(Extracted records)
*****

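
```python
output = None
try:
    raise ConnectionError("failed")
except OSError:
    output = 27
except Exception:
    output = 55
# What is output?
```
27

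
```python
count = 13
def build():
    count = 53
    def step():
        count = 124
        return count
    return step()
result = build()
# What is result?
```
124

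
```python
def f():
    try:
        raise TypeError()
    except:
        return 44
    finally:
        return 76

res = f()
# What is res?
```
76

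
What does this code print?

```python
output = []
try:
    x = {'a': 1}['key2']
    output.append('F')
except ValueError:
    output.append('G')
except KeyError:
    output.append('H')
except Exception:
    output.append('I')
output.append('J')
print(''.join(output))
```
HJ

KeyError matches before generic Exception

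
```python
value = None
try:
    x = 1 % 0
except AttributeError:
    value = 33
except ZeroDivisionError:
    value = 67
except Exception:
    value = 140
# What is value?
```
67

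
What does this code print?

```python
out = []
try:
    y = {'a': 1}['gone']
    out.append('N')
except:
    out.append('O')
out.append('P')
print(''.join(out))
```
OP

Exception raised in try, caught by bare except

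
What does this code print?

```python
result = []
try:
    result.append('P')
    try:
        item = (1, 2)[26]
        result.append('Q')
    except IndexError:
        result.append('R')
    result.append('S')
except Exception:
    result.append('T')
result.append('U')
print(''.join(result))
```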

*****

HOW TO COMPLETE THIS TASK:
All of the entries are to be set down again without alteration.

EXERCISE OUTPUT:
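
```python
output = None
try:
    raise ConnectionError("failed")
except OSError:
    output = 27
except Exception:
    output = 55
# What is output?
```
27

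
```python
count = 13
def build():
    count = 53
    def step():
        count = 124
        return count
    return step()
result = build()
# What is result?
```
124

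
```python
def f():
    try:
        raise TypeError()
    except:
        return 44
    finally:
        return 76

res = f()
# What is res?
```
76

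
What does this code print?

```python
output = []
try:
    x = {'a': 1}['key2']
    output.append('F')
except ValueError:
    output.append('G')
except KeyError:
    output.append('H')
except Exception:
    output.append('I')
output.append('J')
print(''.join(output))
```
HJ

KeyError matches before generic Exception

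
```python
value = None
try:
    x = 1 % 0
except AttributeError:
    value = 33
except ZeroDivisionError:
    value = 67
except Exception:
    value = 140
# What is value?
```
67

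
What does this code print?

```python
out = []
try:
    y = {'a': 1}['gone']
    out.append('N')
except:
    out.append('O')
out.append('P')
print(''.join(out))
```
OP

Exception raised in try, caught by bare except

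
What does this code print?

```python
result = []
try:
    result.append('P')
    try:
        item = (1, 2)[26]
        result.append('Q')
    except IndexError:
        result.append('R')
    result.append('S')
except Exception:
    result.append('T')
result.append('U')
print(''.join(result))
```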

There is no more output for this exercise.